§ WORK ITEM: Your task is to restate word for word the lines of the listing below that start at the one containing "Holloway Portfolio will" and run to the end; please add nothing.
*** Opening of DATA FOR THE TASK ***
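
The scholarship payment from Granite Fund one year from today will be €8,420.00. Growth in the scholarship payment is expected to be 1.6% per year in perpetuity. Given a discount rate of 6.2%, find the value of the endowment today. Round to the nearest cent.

€183043.48

Growing perpetuity: P = D₁ / (r − g) = €8,420.0000 / (0.062 − 0.016) = €183,043.48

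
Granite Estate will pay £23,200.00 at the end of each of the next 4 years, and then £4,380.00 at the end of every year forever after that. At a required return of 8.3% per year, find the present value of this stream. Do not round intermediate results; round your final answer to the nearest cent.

PV of 4-year annuity: £23,200.00 × [1 − (1+0.083)^−4] / 0.083 = 76331.00310
Perpetuity value at year 4: £4,380.00 / 0.083 = 52771.08434
PV of perpetuity: 52771.08434 / (1+0.083)^4 = 38360.31737
Total PV = 76331.00310 + 38360.31737 = 114691.32048

£114691.32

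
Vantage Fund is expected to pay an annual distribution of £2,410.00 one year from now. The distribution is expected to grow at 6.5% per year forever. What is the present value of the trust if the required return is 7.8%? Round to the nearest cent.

Growing perpetuity: P = D₁ / (r − g) = £2,410.0000 / (0.078 − 0.065) = £185,384.62

£185384.62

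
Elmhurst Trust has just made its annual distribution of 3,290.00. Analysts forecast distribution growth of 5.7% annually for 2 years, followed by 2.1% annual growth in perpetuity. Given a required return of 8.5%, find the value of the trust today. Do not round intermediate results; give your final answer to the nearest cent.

D_1 = 3477.53000
D_2 = 3675.74921
Terminal value at year 2: TV = D_2×(1+g_2)/(r−g_2) = 3752.93994/0.064 = 58639.68662
P_0 = D_1/(1+r)^1 + D_2/(1+r)^2 + TV/(1+r)^2
    = 3205.09677 + 3122.38460 + 49811.79181 = 56139.27319

56139.27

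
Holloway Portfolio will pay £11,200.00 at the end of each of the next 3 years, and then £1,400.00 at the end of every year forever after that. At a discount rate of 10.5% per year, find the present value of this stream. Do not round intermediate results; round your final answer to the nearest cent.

£37491.54

PV of 3-year annuity: £11,200.00 × [1 − (1+0.105)^−3] / 0.105 = 27609.38278
Perpetuity value at year 3: £1,400.00 / 0.105 = 13333.33333
PV of perpetuity: 13333.33333 / (1+0.105)^3 = 9882.16049
Total PV = 27609.38278 + 9882.16049 = 37491.54326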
*** Close of DATA FOR THE TASK ***
§ RESPONSE TO THIS EXERCISE:
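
Holloway Portfolio will pay £11,200.00 at the end of each of the next 3 years, and then £1,400.00 at the end of every year forever after that. At a discount rate of 10.5% per year, find the present value of this stream. Do not round intermediate results; round your final answer to the nearest cent.

£37491.54

PV of 3-year annuity: £11,200.00 × [1 − (1+0.105)^−3] / 0.105 = 27609.38278
Perpetuity value at year 3: £1,400.00 / 0.105 = 13333.33333
PV of perpetuity: 13333.33333 / (1+0.105)^3 = 9882.16049
Total PV = 27609.38278 + 9882.16049 = 37491.54326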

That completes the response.